* **Work order**
From the entries below, copy every line holding the word "entry".
::: Source data
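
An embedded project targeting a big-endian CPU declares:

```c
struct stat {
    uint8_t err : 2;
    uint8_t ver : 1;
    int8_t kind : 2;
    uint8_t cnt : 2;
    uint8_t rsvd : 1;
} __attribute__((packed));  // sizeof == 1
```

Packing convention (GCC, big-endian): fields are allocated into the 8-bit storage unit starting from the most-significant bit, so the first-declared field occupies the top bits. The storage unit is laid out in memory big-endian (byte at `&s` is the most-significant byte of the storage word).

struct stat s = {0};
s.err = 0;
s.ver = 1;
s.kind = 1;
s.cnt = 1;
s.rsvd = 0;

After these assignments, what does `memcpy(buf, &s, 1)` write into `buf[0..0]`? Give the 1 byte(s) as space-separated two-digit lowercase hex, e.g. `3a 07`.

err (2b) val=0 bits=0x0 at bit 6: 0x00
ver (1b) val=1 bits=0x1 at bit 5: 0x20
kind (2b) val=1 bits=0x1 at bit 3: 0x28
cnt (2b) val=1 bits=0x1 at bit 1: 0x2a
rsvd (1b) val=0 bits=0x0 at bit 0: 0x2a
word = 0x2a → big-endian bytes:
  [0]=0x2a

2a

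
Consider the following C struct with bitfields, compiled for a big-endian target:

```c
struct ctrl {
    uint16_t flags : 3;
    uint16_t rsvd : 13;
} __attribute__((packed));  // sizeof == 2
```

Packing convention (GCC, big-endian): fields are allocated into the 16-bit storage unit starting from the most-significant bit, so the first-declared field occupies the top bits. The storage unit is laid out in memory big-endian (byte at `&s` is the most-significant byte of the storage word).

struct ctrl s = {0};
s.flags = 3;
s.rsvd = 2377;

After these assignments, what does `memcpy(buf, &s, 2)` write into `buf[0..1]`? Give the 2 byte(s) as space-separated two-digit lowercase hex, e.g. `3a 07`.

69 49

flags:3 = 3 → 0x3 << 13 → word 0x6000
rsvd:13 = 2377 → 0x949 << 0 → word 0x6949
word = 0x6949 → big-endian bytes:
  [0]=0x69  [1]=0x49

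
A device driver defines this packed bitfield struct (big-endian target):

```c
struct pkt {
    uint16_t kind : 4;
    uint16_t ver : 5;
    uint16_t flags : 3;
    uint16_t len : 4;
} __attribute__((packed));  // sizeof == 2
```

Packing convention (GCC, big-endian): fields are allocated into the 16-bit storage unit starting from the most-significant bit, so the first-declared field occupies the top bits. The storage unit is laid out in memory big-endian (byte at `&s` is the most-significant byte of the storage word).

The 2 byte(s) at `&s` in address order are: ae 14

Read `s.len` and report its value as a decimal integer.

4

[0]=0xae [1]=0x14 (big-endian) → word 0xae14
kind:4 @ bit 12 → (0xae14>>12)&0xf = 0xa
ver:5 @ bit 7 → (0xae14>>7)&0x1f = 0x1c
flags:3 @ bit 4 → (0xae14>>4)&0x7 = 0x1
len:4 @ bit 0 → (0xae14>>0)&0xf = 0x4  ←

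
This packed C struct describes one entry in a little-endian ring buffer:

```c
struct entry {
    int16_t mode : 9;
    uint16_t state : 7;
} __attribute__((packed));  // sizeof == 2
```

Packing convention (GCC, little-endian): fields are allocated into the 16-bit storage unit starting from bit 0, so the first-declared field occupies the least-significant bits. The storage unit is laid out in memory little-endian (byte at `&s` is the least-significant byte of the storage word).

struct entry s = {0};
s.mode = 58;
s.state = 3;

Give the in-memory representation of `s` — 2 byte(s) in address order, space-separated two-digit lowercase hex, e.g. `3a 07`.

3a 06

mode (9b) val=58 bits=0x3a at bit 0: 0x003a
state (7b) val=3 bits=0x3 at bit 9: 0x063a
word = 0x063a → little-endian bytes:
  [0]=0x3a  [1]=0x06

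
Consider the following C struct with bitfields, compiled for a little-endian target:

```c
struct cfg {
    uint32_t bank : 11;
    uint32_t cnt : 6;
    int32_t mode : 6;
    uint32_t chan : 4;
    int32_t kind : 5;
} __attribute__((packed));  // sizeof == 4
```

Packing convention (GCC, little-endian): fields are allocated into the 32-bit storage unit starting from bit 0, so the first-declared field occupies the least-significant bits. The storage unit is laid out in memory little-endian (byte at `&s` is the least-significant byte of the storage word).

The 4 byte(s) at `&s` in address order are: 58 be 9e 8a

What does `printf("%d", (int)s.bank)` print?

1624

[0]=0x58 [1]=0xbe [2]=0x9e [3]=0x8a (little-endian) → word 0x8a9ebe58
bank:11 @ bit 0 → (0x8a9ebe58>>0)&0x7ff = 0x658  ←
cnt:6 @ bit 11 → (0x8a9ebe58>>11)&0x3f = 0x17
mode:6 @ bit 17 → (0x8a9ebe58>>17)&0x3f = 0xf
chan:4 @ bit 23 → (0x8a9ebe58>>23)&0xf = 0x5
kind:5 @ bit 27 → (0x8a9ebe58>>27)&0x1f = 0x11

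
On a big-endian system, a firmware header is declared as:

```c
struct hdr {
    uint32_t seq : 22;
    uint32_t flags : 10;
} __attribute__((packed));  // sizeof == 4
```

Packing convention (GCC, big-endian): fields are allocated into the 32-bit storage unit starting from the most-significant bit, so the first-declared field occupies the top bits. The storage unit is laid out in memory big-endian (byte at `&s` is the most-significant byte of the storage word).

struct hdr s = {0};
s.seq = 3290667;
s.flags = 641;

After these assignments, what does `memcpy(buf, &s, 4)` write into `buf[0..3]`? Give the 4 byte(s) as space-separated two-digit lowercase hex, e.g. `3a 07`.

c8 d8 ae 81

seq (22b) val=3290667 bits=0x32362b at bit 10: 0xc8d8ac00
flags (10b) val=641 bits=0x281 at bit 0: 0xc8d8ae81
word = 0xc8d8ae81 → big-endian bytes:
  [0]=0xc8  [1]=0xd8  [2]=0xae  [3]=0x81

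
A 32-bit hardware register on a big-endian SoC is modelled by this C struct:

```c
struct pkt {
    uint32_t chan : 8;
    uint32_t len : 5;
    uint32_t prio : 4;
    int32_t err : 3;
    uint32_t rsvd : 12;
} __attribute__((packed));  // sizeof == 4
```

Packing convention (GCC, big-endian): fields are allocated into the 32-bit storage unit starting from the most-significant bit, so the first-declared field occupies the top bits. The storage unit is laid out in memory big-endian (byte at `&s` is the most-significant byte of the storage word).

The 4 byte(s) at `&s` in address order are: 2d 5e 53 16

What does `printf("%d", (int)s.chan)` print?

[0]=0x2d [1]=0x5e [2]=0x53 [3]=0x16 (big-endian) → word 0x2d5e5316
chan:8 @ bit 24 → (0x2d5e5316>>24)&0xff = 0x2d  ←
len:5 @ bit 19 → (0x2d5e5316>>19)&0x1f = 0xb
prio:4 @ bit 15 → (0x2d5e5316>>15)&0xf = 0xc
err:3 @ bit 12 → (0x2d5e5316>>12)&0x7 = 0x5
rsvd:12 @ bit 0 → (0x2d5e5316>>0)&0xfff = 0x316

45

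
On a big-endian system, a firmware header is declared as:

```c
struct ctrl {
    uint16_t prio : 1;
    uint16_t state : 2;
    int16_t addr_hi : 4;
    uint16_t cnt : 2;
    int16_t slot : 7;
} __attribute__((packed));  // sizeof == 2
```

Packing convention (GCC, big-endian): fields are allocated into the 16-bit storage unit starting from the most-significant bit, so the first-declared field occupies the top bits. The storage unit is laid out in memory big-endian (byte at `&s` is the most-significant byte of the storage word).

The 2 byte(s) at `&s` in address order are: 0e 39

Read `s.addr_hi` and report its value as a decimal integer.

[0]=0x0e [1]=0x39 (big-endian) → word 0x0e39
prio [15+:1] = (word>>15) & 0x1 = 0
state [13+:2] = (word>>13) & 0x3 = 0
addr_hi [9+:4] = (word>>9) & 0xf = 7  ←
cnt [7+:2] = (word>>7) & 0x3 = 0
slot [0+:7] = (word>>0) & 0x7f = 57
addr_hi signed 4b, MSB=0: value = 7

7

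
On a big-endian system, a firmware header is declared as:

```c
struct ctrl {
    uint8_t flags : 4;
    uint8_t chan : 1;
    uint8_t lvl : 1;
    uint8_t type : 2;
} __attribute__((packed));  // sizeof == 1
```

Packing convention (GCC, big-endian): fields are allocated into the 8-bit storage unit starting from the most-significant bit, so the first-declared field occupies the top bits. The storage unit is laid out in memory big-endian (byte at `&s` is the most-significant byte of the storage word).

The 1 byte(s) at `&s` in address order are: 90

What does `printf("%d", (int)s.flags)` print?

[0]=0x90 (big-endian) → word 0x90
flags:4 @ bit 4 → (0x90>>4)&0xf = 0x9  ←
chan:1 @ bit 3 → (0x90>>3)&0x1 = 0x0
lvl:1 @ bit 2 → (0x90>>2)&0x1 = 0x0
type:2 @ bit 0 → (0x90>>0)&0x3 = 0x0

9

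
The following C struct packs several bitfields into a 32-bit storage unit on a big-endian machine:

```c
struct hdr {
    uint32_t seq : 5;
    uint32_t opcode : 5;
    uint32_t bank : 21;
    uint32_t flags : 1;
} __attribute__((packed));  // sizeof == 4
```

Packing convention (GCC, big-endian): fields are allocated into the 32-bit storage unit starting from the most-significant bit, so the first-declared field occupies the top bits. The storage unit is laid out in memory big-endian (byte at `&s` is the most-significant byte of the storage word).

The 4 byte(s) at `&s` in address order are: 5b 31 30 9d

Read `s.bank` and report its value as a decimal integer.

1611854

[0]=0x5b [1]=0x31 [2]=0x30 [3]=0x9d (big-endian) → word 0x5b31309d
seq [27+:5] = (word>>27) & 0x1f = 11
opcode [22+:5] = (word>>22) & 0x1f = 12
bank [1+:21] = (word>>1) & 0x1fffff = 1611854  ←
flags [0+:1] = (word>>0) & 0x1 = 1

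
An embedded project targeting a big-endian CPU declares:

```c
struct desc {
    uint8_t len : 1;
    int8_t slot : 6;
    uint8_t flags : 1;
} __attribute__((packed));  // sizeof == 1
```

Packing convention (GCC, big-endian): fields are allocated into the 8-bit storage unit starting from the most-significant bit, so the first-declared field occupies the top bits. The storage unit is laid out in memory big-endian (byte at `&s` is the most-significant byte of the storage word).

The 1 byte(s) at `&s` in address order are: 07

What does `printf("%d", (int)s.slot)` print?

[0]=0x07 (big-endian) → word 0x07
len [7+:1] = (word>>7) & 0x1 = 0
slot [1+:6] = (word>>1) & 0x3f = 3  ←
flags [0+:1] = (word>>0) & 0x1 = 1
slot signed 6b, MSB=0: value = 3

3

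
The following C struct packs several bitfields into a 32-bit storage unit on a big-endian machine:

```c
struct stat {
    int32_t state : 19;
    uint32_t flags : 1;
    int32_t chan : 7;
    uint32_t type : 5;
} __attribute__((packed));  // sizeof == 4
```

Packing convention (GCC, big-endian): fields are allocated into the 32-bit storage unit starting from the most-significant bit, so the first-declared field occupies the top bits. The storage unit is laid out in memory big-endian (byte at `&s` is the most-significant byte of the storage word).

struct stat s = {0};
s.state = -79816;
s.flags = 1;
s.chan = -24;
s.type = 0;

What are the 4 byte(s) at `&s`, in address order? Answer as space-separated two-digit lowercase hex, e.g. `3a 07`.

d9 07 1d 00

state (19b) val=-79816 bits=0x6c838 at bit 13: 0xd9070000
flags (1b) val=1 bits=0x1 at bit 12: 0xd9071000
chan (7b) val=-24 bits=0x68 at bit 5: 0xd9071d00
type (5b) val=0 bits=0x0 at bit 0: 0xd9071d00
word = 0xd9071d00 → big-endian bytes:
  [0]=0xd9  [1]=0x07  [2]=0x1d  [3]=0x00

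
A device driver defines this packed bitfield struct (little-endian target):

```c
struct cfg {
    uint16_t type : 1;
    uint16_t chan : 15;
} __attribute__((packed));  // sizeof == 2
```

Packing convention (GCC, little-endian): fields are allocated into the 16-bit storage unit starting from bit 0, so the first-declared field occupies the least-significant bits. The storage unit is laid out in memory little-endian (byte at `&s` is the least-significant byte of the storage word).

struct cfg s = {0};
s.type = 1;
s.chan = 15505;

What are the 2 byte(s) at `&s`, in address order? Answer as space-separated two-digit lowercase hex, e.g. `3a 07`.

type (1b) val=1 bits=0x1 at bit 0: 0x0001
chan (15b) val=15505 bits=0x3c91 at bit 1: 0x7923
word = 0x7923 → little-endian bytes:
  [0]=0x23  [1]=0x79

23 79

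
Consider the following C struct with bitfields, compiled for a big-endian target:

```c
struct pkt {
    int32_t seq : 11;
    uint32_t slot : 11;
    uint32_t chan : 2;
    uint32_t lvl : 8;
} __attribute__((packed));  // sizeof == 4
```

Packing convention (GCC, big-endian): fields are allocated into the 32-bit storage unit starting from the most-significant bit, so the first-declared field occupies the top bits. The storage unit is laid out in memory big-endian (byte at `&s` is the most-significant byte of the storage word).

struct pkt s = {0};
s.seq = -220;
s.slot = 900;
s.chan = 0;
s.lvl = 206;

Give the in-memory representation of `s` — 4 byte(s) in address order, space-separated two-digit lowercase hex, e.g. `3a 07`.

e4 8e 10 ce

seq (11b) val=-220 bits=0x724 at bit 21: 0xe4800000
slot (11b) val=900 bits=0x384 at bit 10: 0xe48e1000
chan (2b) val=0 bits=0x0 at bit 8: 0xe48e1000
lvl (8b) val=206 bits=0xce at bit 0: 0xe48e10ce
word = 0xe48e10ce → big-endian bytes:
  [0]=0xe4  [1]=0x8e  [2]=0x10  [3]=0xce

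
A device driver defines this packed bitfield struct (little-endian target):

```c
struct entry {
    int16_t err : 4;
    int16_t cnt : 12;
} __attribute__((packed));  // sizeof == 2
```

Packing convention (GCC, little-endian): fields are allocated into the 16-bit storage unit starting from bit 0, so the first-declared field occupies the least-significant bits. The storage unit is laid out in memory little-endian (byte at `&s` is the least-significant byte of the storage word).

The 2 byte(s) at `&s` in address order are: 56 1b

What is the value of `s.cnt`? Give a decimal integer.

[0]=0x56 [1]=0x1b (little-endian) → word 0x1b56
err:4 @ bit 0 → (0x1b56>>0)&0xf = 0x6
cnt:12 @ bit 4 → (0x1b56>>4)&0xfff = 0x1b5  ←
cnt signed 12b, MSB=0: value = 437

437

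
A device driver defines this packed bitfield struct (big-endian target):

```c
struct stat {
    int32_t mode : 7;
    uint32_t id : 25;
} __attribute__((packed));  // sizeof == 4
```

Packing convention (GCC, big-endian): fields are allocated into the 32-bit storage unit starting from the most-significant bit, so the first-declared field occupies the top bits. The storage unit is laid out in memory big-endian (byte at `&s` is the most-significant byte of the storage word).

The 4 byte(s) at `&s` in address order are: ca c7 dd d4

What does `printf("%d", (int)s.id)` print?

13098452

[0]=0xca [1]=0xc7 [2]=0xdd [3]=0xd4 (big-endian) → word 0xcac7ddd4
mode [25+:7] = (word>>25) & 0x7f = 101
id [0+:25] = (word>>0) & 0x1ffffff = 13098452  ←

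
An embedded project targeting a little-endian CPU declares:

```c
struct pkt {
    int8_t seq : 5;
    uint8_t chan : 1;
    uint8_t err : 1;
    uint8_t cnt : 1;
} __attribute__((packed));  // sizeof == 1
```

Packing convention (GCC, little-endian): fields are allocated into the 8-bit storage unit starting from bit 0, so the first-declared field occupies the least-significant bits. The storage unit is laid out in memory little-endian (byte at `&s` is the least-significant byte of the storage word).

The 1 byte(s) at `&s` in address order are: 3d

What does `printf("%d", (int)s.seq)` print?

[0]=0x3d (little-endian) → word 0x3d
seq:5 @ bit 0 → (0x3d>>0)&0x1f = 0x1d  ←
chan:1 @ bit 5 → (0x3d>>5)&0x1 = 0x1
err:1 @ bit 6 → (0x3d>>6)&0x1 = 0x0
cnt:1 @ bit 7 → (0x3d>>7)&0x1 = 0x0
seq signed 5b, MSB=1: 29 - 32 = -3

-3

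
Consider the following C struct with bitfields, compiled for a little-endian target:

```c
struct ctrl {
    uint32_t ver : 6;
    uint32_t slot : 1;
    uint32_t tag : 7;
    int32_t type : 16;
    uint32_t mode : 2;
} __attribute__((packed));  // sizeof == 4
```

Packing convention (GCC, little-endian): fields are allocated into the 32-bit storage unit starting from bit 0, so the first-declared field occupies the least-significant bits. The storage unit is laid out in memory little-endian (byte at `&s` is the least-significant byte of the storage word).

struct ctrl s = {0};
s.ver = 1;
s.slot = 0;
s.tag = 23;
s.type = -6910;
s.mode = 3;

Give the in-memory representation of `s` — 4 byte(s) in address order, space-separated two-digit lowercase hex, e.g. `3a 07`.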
::::::
* **Result below**
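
This packed C struct describes one entry in a little-endian ring buffer:
struct entry {
struct entry s = {0};
struct entry {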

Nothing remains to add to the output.